Supplied entries:
______________________________

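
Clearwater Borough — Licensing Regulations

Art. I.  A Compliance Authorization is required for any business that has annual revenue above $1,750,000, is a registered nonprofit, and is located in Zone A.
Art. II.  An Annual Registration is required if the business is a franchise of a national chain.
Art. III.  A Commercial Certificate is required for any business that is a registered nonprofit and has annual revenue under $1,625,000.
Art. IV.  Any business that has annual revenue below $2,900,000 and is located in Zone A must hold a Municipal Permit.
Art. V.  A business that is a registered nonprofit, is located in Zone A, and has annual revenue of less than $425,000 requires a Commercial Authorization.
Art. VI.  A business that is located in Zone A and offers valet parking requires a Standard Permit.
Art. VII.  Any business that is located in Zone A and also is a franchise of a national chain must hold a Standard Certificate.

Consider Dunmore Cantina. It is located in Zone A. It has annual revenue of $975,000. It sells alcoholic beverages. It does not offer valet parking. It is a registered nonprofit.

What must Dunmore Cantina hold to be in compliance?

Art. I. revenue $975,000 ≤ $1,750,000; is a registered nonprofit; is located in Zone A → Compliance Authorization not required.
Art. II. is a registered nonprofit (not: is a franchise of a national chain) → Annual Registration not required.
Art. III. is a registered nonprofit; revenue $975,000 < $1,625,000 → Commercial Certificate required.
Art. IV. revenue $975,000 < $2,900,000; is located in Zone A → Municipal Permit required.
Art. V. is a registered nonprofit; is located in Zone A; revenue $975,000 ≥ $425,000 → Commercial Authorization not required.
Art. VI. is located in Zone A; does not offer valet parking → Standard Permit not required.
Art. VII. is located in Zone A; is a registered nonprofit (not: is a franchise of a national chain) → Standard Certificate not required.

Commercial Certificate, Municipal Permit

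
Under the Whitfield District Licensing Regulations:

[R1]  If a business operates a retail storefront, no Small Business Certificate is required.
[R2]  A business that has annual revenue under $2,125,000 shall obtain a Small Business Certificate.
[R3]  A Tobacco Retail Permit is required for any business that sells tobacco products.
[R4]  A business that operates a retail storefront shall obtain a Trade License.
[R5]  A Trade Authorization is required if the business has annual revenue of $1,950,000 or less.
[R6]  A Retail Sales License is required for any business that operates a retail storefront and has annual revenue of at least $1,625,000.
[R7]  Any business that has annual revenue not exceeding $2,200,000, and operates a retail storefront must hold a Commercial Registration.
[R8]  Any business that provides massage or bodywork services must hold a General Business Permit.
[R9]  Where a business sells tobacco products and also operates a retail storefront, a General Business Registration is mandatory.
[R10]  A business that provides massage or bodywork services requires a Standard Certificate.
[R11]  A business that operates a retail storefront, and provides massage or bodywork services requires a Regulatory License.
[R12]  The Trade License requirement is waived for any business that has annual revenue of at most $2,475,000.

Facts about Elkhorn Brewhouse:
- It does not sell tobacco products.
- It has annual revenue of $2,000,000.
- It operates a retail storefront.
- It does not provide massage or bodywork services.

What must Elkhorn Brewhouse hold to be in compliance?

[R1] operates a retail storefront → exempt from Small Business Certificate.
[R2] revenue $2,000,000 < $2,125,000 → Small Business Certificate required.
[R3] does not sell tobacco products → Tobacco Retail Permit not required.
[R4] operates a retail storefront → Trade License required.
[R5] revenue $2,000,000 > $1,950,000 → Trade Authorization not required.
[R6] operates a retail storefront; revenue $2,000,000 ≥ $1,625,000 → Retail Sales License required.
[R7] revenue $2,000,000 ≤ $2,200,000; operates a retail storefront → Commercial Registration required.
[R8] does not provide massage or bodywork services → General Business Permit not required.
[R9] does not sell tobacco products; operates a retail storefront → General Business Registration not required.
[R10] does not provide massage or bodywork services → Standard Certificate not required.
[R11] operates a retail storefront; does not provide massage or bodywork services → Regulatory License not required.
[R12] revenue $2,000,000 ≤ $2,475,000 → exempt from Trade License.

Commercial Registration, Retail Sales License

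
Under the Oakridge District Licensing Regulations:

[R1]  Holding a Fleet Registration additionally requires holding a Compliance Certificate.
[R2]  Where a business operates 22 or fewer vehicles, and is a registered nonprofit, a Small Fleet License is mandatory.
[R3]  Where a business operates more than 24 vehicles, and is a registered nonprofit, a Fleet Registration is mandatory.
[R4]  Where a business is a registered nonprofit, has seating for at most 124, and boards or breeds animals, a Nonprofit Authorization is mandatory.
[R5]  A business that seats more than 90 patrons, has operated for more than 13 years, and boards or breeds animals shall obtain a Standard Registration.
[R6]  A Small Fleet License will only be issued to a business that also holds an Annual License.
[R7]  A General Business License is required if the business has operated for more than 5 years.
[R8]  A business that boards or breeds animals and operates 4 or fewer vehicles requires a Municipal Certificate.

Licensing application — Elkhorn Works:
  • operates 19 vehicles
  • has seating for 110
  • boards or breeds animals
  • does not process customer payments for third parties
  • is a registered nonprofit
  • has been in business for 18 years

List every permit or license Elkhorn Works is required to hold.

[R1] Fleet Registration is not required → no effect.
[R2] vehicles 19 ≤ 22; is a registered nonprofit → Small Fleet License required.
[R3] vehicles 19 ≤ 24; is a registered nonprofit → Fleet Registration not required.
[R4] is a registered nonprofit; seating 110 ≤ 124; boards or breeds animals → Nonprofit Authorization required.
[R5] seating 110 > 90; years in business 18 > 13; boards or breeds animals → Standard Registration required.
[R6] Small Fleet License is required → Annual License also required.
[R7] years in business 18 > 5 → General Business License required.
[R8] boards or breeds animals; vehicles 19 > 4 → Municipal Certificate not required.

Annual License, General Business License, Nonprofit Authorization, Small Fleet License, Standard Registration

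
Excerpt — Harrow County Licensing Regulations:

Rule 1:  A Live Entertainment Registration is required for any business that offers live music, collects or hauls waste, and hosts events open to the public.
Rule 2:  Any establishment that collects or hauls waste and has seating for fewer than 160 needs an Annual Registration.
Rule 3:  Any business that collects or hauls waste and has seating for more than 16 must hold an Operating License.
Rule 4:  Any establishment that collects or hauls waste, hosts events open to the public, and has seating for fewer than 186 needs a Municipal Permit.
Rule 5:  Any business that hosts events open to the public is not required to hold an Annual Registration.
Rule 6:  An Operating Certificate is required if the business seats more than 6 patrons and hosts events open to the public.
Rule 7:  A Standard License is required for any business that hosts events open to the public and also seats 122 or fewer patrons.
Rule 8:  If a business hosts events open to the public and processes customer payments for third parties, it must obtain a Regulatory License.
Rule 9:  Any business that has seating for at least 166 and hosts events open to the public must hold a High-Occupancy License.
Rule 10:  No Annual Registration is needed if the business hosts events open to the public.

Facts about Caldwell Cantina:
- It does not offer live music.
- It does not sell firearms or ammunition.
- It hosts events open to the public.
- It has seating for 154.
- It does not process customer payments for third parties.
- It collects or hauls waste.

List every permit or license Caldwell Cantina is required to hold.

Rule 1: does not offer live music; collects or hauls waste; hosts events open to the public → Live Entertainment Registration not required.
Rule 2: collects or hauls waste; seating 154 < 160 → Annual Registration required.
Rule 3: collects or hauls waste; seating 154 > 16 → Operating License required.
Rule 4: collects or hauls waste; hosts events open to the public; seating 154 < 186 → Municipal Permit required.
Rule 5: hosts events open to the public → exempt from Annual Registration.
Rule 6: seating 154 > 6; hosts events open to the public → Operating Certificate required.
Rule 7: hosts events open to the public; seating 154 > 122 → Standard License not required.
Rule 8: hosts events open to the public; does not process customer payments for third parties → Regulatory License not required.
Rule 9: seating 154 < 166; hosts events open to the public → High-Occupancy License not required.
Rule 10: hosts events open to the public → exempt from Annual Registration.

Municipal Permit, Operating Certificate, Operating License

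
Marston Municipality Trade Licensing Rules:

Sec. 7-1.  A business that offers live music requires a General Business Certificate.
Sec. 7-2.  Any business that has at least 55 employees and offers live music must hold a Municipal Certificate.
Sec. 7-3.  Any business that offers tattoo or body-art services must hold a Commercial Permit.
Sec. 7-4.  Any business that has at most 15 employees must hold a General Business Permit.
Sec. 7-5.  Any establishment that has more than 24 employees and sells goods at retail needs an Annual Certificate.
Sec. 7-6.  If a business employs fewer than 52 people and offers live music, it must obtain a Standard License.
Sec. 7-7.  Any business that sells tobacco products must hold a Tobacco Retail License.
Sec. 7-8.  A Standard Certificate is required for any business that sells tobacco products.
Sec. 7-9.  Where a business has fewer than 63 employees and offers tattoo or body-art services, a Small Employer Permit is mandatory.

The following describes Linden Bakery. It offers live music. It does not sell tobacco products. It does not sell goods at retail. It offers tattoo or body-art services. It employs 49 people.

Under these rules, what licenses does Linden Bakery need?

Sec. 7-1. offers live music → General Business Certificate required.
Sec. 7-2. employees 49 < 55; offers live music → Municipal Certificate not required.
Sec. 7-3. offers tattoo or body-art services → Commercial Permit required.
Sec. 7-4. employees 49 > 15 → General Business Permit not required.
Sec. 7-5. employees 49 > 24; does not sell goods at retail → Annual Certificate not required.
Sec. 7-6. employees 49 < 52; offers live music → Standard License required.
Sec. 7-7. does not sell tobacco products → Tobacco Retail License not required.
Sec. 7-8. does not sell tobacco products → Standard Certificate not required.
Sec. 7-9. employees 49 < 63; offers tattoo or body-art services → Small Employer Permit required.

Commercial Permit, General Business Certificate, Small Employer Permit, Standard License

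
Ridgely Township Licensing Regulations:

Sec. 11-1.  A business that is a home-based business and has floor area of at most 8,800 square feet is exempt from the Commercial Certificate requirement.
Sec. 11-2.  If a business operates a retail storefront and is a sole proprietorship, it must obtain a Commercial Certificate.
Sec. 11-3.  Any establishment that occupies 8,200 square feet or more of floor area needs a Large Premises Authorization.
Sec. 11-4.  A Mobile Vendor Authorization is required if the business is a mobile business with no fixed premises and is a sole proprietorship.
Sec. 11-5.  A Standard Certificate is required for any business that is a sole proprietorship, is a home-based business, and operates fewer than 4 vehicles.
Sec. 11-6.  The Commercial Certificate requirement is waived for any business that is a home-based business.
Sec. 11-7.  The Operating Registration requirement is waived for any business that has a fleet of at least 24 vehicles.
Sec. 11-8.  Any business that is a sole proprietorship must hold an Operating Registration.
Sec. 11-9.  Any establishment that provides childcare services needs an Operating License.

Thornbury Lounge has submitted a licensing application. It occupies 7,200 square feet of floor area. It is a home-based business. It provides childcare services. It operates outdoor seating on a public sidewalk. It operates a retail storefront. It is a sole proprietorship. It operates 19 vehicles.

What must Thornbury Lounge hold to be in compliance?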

______________________________

Problem statement:
Count every line of the entries that includes "Facts", and say the number alone.

Exercise result:
2